--- START ---
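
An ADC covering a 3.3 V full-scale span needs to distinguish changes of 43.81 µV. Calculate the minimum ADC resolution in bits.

Number of steps required ≥ 3.3 V / 43.81 µV = 75325.27.
Need 2^N ≥ 75325.27; 2^16 = 65536, 2^17 = 131072.
Minimum N = 17.

17 bits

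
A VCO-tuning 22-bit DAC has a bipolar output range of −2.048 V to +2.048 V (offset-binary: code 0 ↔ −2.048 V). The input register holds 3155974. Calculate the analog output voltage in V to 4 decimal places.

LSB = 4.096 V / 2^22 = 0.98 µV.
V_out = (−2.048) + 3155974 × 9.76563e-07 V = 1.03401 V.

1.0340 V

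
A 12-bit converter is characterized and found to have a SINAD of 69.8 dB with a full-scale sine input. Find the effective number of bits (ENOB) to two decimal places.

ENOB = (SINAD − 1.76) / 6.02 = (69.8 − 1.76)/6.02 = 11.302.

11.30 bits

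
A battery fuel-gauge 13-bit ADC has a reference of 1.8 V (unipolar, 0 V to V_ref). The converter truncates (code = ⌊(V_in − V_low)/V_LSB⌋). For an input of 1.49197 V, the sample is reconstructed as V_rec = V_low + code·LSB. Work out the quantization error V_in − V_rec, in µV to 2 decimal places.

One LSB is 1.8 V / 8192 = 219.73 µV.
(1.49197 − 0)/0.000219727 = 6790.1212; ⌊·⌋ gives code 6790.
Reconstructed: 1.4919434 V.
Difference: 2.66406e-05 V → 26.64 µV.

26.64 µV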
--- END ---
Work required:
Your answer should be the line with "A battery fuel-gauge" and all lines after it in the listing above, repeated exactly. No other lines belong.

Answer section:
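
A battery fuel-gauge 13-bit ADC has a reference of 1.8 V (unipolar, 0 V to V_ref). The converter truncates (code = ⌊(V_in − V_low)/V_LSB⌋). For an input of 1.49197 V, the sample is reconstructed as V_rec = V_low + code·LSB. Work out the quantization error V_in − V_rec, in µV to 2 decimal places.

One LSB is 1.8 V / 8192 = 219.73 µV.
(1.49197 − 0)/0.000219727 = 6790.1212; ⌊·⌋ gives code 6790.
Reconstructed: 1.4919434 V.
Difference: 2.66406e-05 V → 26.64 µV.

26.64 µV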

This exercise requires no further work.